Input data section start
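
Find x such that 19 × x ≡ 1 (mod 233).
184

gcd(19, 233) = 1, so the inverse exists.
Extended Euclidean algorithm on (233, 19):
233 = 12 × 19 + 5  ⟹  5 = (1)·233 + (-12)·19
19 = 3 × 5 + 4  ⟹  4 = (-3)·233 + (37)·19
5 = 1 × 4 + 1  ⟹  1 = (4)·233 + (-49)·19
So (-49)·19 ≡ 1 (mod 233), i.e. 19^(-1) ≡ -49 ≡ 184 (mod 233).
Check: 19 × 184 = 3496 ≡ 1 (mod 233)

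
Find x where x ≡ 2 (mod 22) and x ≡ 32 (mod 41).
442

Using Chinese Remainder Theorem:
M = 22 × 41 = 902
M1 = 41, M2 = 22
y1 = 41^(-1) mod 22 = 7
y2 = 22^(-1) mod 41 = 28
x = (2×41×7 + 32×22×28) mod 902 = 442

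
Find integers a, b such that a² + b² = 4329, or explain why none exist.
27² + 60² (a=27, b=60)

Factorization: 4329 = 3^2 × 13 × 37
By Fermat: n is sum of two squares iff every prime p ≡ 3 (mod 4) appears to even power.
All primes ≡ 3 (mod 4) appear to even power.
Search a = 0, 1, 2, … for 4329 - a² a perfect square: first hit at a = 27: 4329 - 729 = 3600 = 60².
4329 = 27² + 60² = 729 + 3600 ✓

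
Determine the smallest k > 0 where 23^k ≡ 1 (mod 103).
17

103 is prime, so ord(23) divides φ(103) = 102.
Divisors of 102: 1, 2, 3, 6, 17, 34, 51, 102.
Repeated squaring: 23^1 ≡ 23, 23^2 ≡ 14, 23^4 ≡ 93, 23^8 ≡ 100, 23^16 ≡ 9, 23^32 ≡ 81, 23^64 ≡ 72 (mod 103).
Test 23^d mod 103 for each divisor d in increasing order:
23^1 ≡ 23
23^2 ≡ 14
23^3 = 23^2·23^1 ≡ 13
23^6 = 23^4·23^2 ≡ 66
23^17 = 23^16·23^1 ≡ 1  ← first divisor giving 1
The order is 17.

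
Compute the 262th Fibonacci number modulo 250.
231

Matrix identity: Q^n = [[F_(n+1), F_n], [F_n, F_(n-1)]] with Q = [[1,1],[1,0]].
n = 262 = 100000110₂. Square-and-multiply, entries mod 250:
Q^1 = [[1,1],[1,0]]
Q^2 = (Q^1)² = [[2,1],[1,1]]
Q^4 = (Q^2)² = [[5,3],[3,2]]
Q^8 = (Q^4)² = [[34,21],[21,13]]
Q^16 = (Q^8)² = [[97,237],[237,110]]
Q^32 = (Q^16)² = [[78,59],[59,19]]
Q^65 = (Q^32)²·Q = [[38,65],[65,223]]
Q^131 = (Q^65)²·Q = [[134,169],[169,215]]
Q^262 = (Q^131)² = [[17,231],[231,36]]
F_262 mod 250 = Q^262[0][1] = 231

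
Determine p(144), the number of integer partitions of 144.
22540654445

p(n) counts ways to write n as a sum of positive integers (order ignored).
Euler's pentagonal recurrence: p(k) = p(k-1) + p(k-2) - p(k-5) - p(k-7) + p(k-12) + p(k-15) - ... (offsets j(3j∓1)/2, signs ++--, p(0)=1, p(<0)=0).
DP table for k = 0..143: p(0)=1, p(1)=1, p(2)=2, p(3)=3, p(4)=5, p(5)=7, p(6)=11, p(7)=15, p(8)=22, p(9)=30, p(10)=42, p(11)=56, p(12)=77, p(13)=101, p(14)=135, p(15)=176, p(16)=231, p(17)=297, p(18)=385, p(19)=490, p(20)=627, p(21)=792, p(22)=1002, p(23)=1255, p(24)=1575, p(25)=1958, p(26)=2436, p(27)=3010, p(28)=3718, p(29)=4565, p(30)=5604, p(31)=6842, p(32)=8349, p(33)=10143, p(34)=12310, p(35)=14883, p(36)=17977, p(37)=21637, p(38)=26015, p(39)=31185, p(40)=37338, p(41)=44583, p(42)=53174, p(43)=63261, p(44)=75175, p(45)=89134, p(46)=105558, p(47)=124754, p(48)=147273, p(49)=173525, p(50)=204226, p(51)=239943, p(52)=281589, p(53)=329931, p(54)=386155, p(55)=451276, p(56)=526823, p(57)=614154, p(58)=715220, p(59)=831820, p(60)=966467, p(61)=1121505, p(62)=1300156, p(63)=1505499, p(64)=1741630, p(65)=2012558, p(66)=2323520, p(67)=2679689, p(68)=3087735, p(69)=3554345, p(70)=4087968, p(71)=4697205, p(72)=5392783, p(73)=6185689, p(74)=7089500, p(75)=8118264, p(76)=9289091, p(77)=10619863, p(78)=12132164, p(79)=13848650, p(80)=15796476, p(81)=18004327, p(82)=20506255, p(83)=23338469, p(84)=26543660, p(85)=30167357, p(86)=34262962, p(87)=38887673, p(88)=44108109, p(89)=49995925, p(90)=56634173, p(91)=64112359, p(92)=72533807, p(93)=82010177, p(94)=92669720, p(95)=104651419, p(96)=118114304, p(97)=133230930, p(98)=150198136, p(99)=169229875, p(100)=190569292, p(101)=214481126, p(102)=241265379, p(103)=271248950, p(104)=304801365, p(105)=342325709, p(106)=384276336, p(107)=431149389, p(108)=483502844, p(109)=541946240, p(110)=607163746, p(111)=679903203, p(112)=761002156, p(113)=851376628, p(114)=952050665, p(115)=1064144451, p(116)=1188908248, p(117)=1327710076, p(118)=1482074143, p(119)=1653668665, p(120)=1844349560, p(121)=2056148051, p(122)=2291320912, p(123)=2552338241, p(124)=2841940500, p(125)=3163127352, p(126)=3519222692, p(127)=3913864295, p(128)=4351078600, p(129)=4835271870, p(130)=5371315400, p(131)=5964539504, p(132)=6620830889, p(133)=7346629512, p(134)=8149040695, p(135)=9035836076, p(136)=10015581680, p(137)=11097645016, p(138)=12292341831, p(139)=13610949895, p(140)=15065878135, p(141)=16670689208, p(142)=18440293320, p(143)=20390982757.
Final step: p(144) = p(143) + p(142) - p(139) - p(137) + p(132) + p(129) - p(122) - p(118) + p(109) + p(104) - p(93) - p(87) + p(74) + p(67) - p(52) - p(44) + p(27) + p(18)
= 20390982757 + 18440293320 - 13610949895 - 11097645016 + 6620830889 + 4835271870 - 2291320912 - 1482074143 + 541946240 + 304801365 - 82010177 - 38887673 + 7089500 + 2679689 - 281589 - 75175 + 3010 + 385
= 22540654445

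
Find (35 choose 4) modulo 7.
0

Using Lucas' theorem:
Write n=35 and k=4 in base 7:
n in base 7: [5, 0]
k in base 7: [0, 4]
C(35,4) mod 7 = ∏ C(n_i, k_i) mod 7
Digit binomials (mod 7): C(5,0) = 1; C(0,4) = 0 (k_i > n_i)
Product: 1 × 0 = 0 ≡ 0 (mod 7)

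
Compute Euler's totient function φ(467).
466

467 = 467
φ(n) = n × ∏(1 - 1/p) for each prime p dividing n
φ(467) = 467 × (1 - 1/467) = 466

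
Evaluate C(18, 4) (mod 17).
0

Using Lucas' theorem:
Write n=18 and k=4 in base 17:
n in base 17: [1, 1]
k in base 17: [0, 4]
C(18,4) mod 17 = ∏ C(n_i, k_i) mod 17
Digit binomials (mod 17): C(1,0) = 1; C(1,4) = 0 (k_i > n_i)
Product: 1 × 0 = 0 ≡ 0 (mod 17)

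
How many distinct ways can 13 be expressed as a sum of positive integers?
101

p(n) counts ways to write n as a sum of positive integers (order ignored).
Euler's pentagonal recurrence: p(k) = p(k-1) + p(k-2) - p(k-5) - p(k-7) + p(k-12) + p(k-15) - ... (offsets j(3j∓1)/2, signs ++--, p(0)=1, p(<0)=0).
DP table for k = 0..12: p(0)=1, p(1)=1, p(2)=2, p(3)=3, p(4)=5, p(5)=7, p(6)=11, p(7)=15, p(8)=22, p(9)=30, p(10)=42, p(11)=56, p(12)=77.
Final step: p(13) = p(12) + p(11) - p(8) - p(6) + p(1)
= 77 + 56 - 22 - 11 + 1
= 101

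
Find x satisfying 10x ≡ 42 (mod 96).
x ≡ 33 (mod 48)

gcd(10, 96) = 2, which divides 42, so solutions exist.
Divide through by 2: 5x ≡ 21 (mod 48).
Find 5^(-1) mod 48 by the extended Euclidean algorithm:
48 = 9 × 5 + 3  ⟹  3 = (1)·48 + (-9)·5
5 = 1 × 3 + 2  ⟹  2 = (-1)·48 + (10)·5
3 = 1 × 2 + 1  ⟹  1 = (2)·48 + (-19)·5
So (-19)·5 ≡ 1 (mod 48), i.e. 5^(-1) ≡ -19 ≡ 29 (mod 48).
x ≡ 29 × 21 = 609 ≡ 33 (mod 48).
Check: 10 × 33 = 330 ≡ 42 (mod 96).
x ≡ 33 (mod 48), giving 2 solutions mod 96.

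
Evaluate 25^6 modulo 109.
27

Repeated squaring. Binary of 6 = 110.
25^1 ≡ 25 (mod 109); 25^2 ≡ 80 (mod 109); 25^4 ≡ 78 (mod 109)
25^6 = 25^2 × 25^4 ≡ 27 (mod 109)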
Input data section end
Copy out, from the listing above, every line that contains the string "each".

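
Test 23^d mod 103 for each divisor d in increasing order:
φ(n) = n × ∏(1 - 1/p) for each prime p dividing n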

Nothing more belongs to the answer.